PROVIDED DATA:
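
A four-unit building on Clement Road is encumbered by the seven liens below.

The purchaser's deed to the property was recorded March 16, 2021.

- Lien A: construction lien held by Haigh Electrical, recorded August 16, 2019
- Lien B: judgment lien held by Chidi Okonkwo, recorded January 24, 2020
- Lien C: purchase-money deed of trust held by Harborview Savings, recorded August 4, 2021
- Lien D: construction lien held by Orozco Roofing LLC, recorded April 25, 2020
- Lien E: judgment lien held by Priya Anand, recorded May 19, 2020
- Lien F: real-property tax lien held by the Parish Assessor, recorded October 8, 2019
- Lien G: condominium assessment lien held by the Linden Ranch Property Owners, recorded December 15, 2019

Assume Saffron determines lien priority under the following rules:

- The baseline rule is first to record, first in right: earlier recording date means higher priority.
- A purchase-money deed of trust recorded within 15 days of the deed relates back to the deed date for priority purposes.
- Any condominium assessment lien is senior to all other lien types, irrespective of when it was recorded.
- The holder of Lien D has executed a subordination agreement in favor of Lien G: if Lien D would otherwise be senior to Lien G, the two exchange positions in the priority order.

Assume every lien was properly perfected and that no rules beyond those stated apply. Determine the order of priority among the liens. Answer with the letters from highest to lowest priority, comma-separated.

G, A, F, B, D, E, C

Effective dates: C was recorded 141 days after the deed — beyond 15 days — so no relation-back applies.
G is a condominium assessment lien, so it outranks all other liens regardless of date.
The other liens, earliest effective date first: A (August 16, 2019), F (October 8, 2019), B (January 24, 2020), D (April 25, 2020), E (May 19, 2020), C (August 4, 2021).
D already ranks below G; the subordination has no effect.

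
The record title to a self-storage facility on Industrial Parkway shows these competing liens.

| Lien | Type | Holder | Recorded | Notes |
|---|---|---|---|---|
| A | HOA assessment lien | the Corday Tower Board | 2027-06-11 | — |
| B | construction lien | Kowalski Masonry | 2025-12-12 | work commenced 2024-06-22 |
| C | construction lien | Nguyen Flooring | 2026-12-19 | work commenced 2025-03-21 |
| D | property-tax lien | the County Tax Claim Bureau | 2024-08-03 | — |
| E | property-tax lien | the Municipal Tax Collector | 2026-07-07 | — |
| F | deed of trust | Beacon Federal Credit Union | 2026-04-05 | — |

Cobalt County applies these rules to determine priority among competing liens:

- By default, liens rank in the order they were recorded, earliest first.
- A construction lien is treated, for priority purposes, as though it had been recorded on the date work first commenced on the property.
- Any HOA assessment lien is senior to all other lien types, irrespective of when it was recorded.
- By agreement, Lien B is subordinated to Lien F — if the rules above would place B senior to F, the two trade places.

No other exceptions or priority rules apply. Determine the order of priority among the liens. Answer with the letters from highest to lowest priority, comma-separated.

A, F, D, C, B, E

Effective dates after the stated exceptions: B's effective date is 2024-06-22, when work began; C is treated as recorded 2025-03-21, the work-commencement date.
A is an HOA assessment lien and takes priority over every other lien.
Ordering the rest by effective date: B (2024-06-22), D (2024-08-03), C (2025-03-21), F (2026-04-05), E (2026-07-07).
B is senior to F before the subordination, so the two trade places.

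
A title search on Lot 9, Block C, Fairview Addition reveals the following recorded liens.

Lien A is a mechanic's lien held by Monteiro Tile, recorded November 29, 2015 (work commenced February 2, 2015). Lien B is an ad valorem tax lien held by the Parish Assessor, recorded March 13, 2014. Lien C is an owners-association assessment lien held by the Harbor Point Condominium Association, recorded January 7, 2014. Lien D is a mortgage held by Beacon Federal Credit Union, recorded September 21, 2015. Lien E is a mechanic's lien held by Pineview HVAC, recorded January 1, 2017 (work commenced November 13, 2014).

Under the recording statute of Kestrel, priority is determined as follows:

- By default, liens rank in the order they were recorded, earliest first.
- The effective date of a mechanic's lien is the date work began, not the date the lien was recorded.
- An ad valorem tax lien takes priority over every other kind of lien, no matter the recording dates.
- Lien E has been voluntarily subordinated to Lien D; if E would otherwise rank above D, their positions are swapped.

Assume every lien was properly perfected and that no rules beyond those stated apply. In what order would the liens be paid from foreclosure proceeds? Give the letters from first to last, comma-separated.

B, C, D, A, E

Effective dates after the stated exceptions: A is treated as recorded February 2, 2015, the work-commencement date; E is treated as recorded November 13, 2014, the work-commencement date.
B is an ad valorem tax lien and takes priority over every other lien.
Remaining liens by effective date: C (January 7, 2014), E (November 13, 2014), A (February 2, 2015), D (September 21, 2015).
The subordination applies — E was senior to D — so E and D swap.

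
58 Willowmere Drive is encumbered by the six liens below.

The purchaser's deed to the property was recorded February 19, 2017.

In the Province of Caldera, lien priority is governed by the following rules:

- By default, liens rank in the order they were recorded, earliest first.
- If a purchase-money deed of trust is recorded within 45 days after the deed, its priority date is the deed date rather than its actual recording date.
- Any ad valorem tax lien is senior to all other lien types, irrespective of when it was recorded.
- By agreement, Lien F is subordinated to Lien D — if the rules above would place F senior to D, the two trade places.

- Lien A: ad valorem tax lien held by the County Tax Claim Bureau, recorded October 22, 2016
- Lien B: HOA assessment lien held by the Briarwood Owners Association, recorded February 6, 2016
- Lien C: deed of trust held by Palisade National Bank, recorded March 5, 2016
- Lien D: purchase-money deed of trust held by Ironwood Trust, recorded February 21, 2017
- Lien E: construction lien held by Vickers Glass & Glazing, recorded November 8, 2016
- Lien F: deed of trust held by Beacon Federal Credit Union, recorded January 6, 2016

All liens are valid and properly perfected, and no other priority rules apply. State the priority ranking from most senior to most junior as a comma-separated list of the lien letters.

A, D, B, C, E, F

Effective dates after the stated exceptions: D's effective date is the deed date, February 19, 2017.
As an ad valorem tax lien, A is senior to every other lien.
Remaining liens by effective date: F (January 6, 2016), B (February 6, 2016), C (March 5, 2016), E (November 8, 2016), D (February 19, 2017).
F is senior to D before the subordination, so the two trade places.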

TASK DIRECTIONS:
Output only the lines that run from the one containing "- Lien B: HOA" through the last line of the material above, both included.

EXERCISE OUTPUT:
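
- Lien B: HOA assessment lien held by the Briarwood Owners Association, recorded February 6, 2016
- Lien C: deed of trust held by Palisade National Bank, recorded March 5, 2016
- Lien D: purchase-money deed of trust held by Ironwood Trust, recorded February 21, 2017
- Lien E: construction lien held by Vickers Glass & Glazing, recorded November 8, 2016
- Lien F: deed of trust held by Beacon Federal Credit Union, recorded January 6, 2016

All liens are valid and properly perfected, and no other priority rules apply. State the priority ranking from most senior to most junior as a comma-separated list of the lien letters.

A, D, B, C, E, F

Effective dates after the stated exceptions: D's effective date is the deed date, February 19, 2017.
As an ad valorem tax lien, A is senior to every other lien.
Remaining liens by effective date: F (January 6, 2016), B (February 6, 2016), C (March 5, 2016), E (November 8, 2016), D (February 19, 2017).
F is senior to D before the subordination, so the two trade places.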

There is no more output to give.